PROBLEM DETAILS: Set down the material exactly as given, please, from its first line through the line that includes "The segment is actuated to κ = 1.2049, φ".
┄┄┄┄┄┄
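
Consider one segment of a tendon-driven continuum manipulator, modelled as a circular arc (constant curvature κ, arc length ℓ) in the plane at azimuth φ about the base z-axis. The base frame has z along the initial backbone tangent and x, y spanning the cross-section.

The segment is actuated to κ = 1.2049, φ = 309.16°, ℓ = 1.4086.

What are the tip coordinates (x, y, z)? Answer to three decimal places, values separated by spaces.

θ = κ·ℓ = 1.2049 × 1.4086 = 1.69722 rad
ρ = (1 − cos θ)/κ = (1 − -0.12609)/1.2049 = 0.93459
z = sin θ / κ = 0.99202/1.2049 = 0.82332
x = ρ cos φ = 0.93459 × cos(309.16°) = 0.59018
y = ρ sin φ = 0.93459 × sin(309.16°) = -0.72467

0.590 -0.725 0.823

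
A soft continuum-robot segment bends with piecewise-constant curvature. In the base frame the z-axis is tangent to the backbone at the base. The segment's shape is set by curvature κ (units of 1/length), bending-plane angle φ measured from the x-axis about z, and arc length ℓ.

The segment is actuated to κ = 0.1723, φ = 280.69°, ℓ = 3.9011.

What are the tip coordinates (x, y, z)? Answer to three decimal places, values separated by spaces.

0.234 -1.241 3.614

θ = κ·ℓ = 0.1723 × 3.9011 = 0.67216 rad
ρ = (1 − cos θ)/κ = (1 − 0.78248)/0.1723 = 1.26246
z = sin θ / κ = 0.62268/0.1723 = 3.61391
x = ρ cos φ = 1.26246 × cos(280.69°) = 0.23418
y = ρ sin φ = 1.26246 × sin(280.69°) = -1.24055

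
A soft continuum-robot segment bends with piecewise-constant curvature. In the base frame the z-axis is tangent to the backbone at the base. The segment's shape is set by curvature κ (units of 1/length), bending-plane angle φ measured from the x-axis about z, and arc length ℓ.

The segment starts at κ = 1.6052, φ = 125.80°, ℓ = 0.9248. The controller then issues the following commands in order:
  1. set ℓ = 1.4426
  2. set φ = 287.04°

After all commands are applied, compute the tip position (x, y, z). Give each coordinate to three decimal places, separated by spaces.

initial: κ=1.6052, φ=125.80°, ℓ=0.9248
cmd 1: set ℓ=1.4426 → (κ,φ,ℓ)=(1.6052,125.80°,1.4426) → tip=(-0.6114,0.8478,0.4580)
cmd 2: set φ=287.04° → (κ,φ,ℓ)=(1.6052,287.04°,1.4426) → tip=(0.3063,-0.9994,0.4580)

0.306 -0.999 0.458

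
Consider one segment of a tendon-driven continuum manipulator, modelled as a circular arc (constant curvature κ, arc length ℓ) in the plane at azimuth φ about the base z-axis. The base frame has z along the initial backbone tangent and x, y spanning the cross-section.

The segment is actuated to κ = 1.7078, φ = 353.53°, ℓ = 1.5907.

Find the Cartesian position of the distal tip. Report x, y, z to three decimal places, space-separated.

θ = κ·ℓ = 1.7078 × 1.5907 = 2.71660 rad
ρ = (1 − cos θ)/κ = (1 − -0.91104)/1.7078 = 1.11901
z = sin θ / κ = 0.41232/1.7078 = 0.24143
x = ρ cos φ = 1.11901 × cos(353.53°) = 1.11188
y = ρ sin φ = 1.11901 × sin(353.53°) = -0.12609

1.112 -0.126 0.241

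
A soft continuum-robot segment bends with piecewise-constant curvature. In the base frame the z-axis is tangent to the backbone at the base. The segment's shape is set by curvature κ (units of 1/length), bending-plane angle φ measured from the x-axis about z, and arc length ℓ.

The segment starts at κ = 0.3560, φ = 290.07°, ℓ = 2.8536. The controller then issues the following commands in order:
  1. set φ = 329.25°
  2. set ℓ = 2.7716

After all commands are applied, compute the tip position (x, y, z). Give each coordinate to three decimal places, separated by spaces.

initial: κ=0.3560, φ=290.07°, ℓ=2.8536
cmd 1: set φ=329.25° → (κ,φ,ℓ)=(0.3560,329.25°,2.8536) → tip=(1.1422,-0.6795,2.3875)
cmd 2: set ℓ=2.7716 → (κ,φ,ℓ)=(0.3560,329.25°,2.7716) → tip=(1.0828,-0.6442,2.3433)

1.083 -0.644 2.343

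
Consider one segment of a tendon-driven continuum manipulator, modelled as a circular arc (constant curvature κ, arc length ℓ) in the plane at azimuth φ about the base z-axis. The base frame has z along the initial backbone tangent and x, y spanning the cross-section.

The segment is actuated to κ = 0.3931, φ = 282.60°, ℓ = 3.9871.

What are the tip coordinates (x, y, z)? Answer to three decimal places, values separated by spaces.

θ = κ·ℓ = 0.3931 × 3.9871 = 1.56733 rad
ρ = (1 − cos θ)/κ = (1 − 0.00347)/0.3931 = 2.53506
z = sin θ / κ = 0.99999/0.3931 = 2.54387
x = ρ cos φ = 2.53506 × cos(282.60°) = 0.55301
y = ρ sin φ = 2.53506 × sin(282.60°) = -2.47401

0.553 -2.474 2.544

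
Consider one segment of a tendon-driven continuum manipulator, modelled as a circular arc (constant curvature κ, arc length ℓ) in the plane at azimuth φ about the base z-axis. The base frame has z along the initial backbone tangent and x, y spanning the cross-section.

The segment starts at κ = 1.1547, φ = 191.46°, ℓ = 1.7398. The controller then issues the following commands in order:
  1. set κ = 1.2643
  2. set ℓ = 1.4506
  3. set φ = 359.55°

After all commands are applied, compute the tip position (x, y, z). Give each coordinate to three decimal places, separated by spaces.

initial: κ=1.1547, φ=191.46°, ℓ=1.7398
cmd 1: set κ=1.2643 → (κ,φ,ℓ)=(1.2643,191.46°,1.7398) → tip=(-1.2311,-0.2496,0.6397)
cmd 2: set ℓ=1.4506 → (κ,φ,ℓ)=(1.2643,191.46°,1.4506) → tip=(-0.9769,-0.1980,0.7637)
cmd 3: set φ=359.55° → (κ,φ,ℓ)=(1.2643,359.55°,1.4506) → tip=(0.9967,-0.0078,0.7637)

0.997 -0.008 0.764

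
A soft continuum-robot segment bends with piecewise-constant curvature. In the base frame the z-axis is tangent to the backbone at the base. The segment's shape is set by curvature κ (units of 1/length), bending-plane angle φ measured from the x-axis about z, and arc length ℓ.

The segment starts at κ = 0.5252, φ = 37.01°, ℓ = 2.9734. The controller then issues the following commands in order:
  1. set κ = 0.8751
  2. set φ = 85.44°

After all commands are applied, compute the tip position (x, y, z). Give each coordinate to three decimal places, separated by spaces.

0.169 2.116 0.587

initial: κ=0.5252, φ=37.01°, ℓ=2.9734
cmd 1: set κ=0.8751 → (κ,φ,ℓ)=(0.8751,37.01°,2.9734) → tip=(1.6954,1.2780,0.5871)
cmd 2: set φ=85.44° → (κ,φ,ℓ)=(0.8751,85.44°,2.9734) → tip=(0.1688,2.1164,0.5871)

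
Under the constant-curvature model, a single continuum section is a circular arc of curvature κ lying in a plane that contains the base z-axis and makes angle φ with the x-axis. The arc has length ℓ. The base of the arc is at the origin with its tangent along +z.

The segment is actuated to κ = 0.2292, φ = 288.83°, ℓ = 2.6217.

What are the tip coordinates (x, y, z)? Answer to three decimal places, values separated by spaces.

0.247 -0.723 2.467

θ = κ·ℓ = 0.2292 × 2.6217 = 0.60089 rad
ρ = (1 − cos θ)/κ = (1 − 0.82483)/0.2292 = 0.76426
z = sin θ / κ = 0.56538/0.2292 = 2.46675
x = ρ cos φ = 0.76426 × cos(288.83°) = 0.24667
y = ρ sin φ = 0.76426 × sin(288.83°) = -0.72336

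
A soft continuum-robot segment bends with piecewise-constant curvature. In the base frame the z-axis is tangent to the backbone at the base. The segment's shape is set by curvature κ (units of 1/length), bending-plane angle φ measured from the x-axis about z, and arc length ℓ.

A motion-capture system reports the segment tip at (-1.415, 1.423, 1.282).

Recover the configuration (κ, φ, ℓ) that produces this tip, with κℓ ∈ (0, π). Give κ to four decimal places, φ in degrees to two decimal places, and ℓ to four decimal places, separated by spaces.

ρ = √(x²+y²) = √(-1.415² + 1.423²) = 2.00678
φ = atan2(y, x) mod 360° = atan2(1.423, -1.415) = 134.8385°
|p|² = ρ² + z² = 2.00678² + 1.282² = 5.67068
κ = 2ρ / |p|² = 2×2.00678 / 5.67068 = 0.70777
θ = 2·atan2(ρ, z) = 2·atan2(2.00678, 1.282) = 2.00462 rad
ℓ = θ/κ = 2.00462/0.70777 = 2.83229

0.7078 134.84 2.8323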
┄┄┄┄┄┄
YOUR RESPONSE:
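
Consider one segment of a tendon-driven continuum manipulator, modelled as a circular arc (constant curvature κ, arc length ℓ) in the plane at azimuth φ about the base z-axis. The base frame has z along the initial backbone tangent and x, y spanning the cross-section.

The segment is actuated to κ = 1.2049, φ = 309.16°, ℓ = 1.4086.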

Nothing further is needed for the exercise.